Give the data back exactly as it stands.
(Beginning of MATERIAL PROVIDED)
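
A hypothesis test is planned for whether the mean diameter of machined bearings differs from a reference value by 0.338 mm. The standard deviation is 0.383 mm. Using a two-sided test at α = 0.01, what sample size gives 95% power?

23

For a one-sample z-test, n = ((z_{α/2} + z_β)·σ/δ)².
z_{α/2} = 2.576 (two-sided α = 0.01); z_β = 1.645 (power 95% → β = 0.05).
n = (4.221 × 0.383 / 0.338)² = 22.88
Round up: n = 23.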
(End of MATERIAL PROVIDED)
**EXERCISE RESPONSE:**
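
A hypothesis test is planned for whether the mean diameter of machined bearings differs from a reference value by 0.338 mm. The standard deviation is 0.383 mm. Using a two-sided test at α = 0.01, what sample size gives 95% power?

23

For a one-sample z-test, n = ((z_{α/2} + z_β)·σ/δ)².
z_{α/2} = 2.576 (two-sided α = 0.01); z_β = 1.645 (power 95% → β = 0.05).
n = (4.221 × 0.383 / 0.338)² = 22.88
Round up: n = 23.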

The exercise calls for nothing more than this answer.